> Problem requirements
Return the number of lines below with "overlapping" in them, and nothing else.

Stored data
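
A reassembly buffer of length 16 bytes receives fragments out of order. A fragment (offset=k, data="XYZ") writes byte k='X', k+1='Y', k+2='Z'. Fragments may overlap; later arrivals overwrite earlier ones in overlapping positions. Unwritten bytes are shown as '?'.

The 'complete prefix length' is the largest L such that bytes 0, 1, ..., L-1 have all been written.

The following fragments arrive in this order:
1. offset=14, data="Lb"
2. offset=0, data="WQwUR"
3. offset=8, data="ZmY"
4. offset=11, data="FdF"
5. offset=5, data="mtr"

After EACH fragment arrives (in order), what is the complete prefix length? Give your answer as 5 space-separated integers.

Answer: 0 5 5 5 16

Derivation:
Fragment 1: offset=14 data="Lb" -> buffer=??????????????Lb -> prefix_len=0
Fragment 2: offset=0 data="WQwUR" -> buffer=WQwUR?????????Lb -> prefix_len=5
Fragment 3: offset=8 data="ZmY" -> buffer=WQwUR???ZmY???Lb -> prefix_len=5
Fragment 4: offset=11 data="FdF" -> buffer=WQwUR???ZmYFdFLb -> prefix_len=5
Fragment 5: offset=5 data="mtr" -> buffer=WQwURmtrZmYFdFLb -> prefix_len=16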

* * *

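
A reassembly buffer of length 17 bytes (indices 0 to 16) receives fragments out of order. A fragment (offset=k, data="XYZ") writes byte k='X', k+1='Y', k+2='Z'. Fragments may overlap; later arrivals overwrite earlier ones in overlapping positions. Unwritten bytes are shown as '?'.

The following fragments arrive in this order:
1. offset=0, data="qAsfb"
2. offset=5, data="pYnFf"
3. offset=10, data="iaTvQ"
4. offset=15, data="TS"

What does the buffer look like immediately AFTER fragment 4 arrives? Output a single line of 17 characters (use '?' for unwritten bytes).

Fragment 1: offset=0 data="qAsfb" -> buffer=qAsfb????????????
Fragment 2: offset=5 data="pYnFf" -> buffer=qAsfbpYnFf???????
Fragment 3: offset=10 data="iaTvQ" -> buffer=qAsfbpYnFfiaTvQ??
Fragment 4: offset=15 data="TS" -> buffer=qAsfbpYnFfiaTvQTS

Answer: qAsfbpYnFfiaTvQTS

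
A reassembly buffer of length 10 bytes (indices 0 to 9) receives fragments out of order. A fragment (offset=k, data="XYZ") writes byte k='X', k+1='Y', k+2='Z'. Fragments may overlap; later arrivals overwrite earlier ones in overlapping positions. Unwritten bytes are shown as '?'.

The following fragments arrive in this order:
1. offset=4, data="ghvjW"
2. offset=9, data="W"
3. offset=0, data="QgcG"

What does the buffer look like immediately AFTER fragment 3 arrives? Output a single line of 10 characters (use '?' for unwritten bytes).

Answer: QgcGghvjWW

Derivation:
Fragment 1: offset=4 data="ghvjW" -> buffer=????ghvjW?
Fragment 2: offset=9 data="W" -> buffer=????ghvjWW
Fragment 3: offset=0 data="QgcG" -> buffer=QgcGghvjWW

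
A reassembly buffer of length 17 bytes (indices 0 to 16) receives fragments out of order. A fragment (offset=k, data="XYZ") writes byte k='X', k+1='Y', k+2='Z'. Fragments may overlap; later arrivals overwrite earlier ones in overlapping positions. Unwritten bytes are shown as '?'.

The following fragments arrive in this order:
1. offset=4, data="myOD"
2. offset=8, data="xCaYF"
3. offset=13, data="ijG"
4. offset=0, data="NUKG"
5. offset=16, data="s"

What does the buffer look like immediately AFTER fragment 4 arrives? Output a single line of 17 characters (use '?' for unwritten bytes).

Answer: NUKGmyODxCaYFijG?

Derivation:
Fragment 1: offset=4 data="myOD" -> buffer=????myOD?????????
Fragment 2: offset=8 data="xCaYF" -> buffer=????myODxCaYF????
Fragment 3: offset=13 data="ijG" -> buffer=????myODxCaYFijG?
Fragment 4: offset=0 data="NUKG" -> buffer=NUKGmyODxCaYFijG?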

--

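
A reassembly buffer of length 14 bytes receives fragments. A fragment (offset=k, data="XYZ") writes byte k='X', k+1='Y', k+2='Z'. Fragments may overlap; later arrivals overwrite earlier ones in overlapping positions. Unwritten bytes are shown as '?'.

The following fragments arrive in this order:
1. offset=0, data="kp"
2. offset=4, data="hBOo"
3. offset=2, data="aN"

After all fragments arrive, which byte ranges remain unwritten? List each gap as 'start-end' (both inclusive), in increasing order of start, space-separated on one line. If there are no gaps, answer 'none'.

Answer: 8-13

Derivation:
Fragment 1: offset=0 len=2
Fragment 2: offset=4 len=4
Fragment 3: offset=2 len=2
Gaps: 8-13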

> Your response
5